◆ The problem ◆
Where in the listing does the string "same" appear? Copy every line that holds it.

◆ Given records ◆

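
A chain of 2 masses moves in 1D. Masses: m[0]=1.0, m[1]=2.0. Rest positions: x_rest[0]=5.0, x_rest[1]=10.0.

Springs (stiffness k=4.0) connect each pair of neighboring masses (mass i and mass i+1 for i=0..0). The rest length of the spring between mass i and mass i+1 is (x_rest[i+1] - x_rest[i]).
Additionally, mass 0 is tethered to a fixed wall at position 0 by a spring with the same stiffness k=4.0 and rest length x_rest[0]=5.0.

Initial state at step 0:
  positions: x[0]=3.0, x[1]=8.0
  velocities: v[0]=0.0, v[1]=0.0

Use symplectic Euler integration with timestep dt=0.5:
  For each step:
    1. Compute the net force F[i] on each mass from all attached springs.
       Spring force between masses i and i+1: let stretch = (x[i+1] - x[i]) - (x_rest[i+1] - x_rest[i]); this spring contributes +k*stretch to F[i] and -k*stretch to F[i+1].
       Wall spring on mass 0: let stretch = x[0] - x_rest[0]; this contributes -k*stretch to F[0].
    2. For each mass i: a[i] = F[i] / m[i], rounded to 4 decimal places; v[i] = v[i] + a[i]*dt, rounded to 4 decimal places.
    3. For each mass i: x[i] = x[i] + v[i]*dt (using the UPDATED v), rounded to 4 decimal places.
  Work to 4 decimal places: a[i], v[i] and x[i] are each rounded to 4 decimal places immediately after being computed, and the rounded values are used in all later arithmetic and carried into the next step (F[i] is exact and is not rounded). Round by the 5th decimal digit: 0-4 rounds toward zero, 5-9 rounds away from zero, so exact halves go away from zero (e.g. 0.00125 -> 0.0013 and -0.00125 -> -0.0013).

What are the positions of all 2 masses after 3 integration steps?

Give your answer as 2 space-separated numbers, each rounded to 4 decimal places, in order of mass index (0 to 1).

Step 0: x=[3.0000 8.0000] v=[0.0000 0.0000]
Step 1: x=[5.0000 8.0000] v=[4.0000 0.0000]
Step 2: x=[5.0000 9.0000] v=[0.0000 2.0000]
Step 3: x=[4.0000 10.5000] v=[-2.0000 3.0000]

Answer: 4.0000 10.5000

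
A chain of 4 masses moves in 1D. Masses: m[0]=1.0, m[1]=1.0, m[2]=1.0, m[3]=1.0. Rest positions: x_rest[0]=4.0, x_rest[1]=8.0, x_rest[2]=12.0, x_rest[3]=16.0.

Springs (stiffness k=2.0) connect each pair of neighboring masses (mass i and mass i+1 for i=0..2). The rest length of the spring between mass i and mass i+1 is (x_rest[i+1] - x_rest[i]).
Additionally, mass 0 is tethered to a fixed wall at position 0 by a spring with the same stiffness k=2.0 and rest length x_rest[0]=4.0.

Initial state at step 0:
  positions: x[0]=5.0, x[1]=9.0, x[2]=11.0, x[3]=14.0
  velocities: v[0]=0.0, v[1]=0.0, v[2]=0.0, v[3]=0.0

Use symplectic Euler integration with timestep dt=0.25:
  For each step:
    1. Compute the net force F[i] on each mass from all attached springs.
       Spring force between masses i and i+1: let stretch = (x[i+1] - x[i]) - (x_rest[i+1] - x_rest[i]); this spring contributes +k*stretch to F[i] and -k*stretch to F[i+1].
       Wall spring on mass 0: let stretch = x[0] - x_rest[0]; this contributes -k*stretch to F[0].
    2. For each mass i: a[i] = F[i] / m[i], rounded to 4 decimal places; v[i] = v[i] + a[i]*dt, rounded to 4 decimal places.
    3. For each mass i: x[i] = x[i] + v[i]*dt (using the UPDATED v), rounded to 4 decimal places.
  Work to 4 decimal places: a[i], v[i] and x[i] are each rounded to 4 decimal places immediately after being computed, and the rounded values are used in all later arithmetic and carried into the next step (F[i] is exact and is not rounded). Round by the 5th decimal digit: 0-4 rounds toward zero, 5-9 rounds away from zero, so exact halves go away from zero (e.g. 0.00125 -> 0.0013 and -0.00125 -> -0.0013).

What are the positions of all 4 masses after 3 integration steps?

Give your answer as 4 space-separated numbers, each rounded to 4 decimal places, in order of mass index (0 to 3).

Answer: 4.2578 7.7910 11.5352 14.7442

Derivation:
Step 0: x=[5.0000 9.0000 11.0000 14.0000] v=[0.0000 0.0000 0.0000 0.0000]
Step 1: x=[4.8750 8.7500 11.1250 14.1250] v=[-0.5000 -1.0000 0.5000 0.5000]
Step 2: x=[4.6250 8.3125 11.3281 14.3750] v=[-1.0000 -1.7500 0.8125 1.0000]
Step 3: x=[4.2578 7.7910 11.5352 14.7442] v=[-1.4688 -2.0860 0.8282 1.4766]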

◆ Task output ◆
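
Additionally, mass 0 is tethered to a fixed wall at position 0 by a spring with the same stiffness k=4.0 and rest length x_rest[0]=5.0.
Additionally, mass 0 is tethered to a fixed wall at position 0 by a spring with the same stiffness k=2.0 and rest length x_rest[0]=4.0.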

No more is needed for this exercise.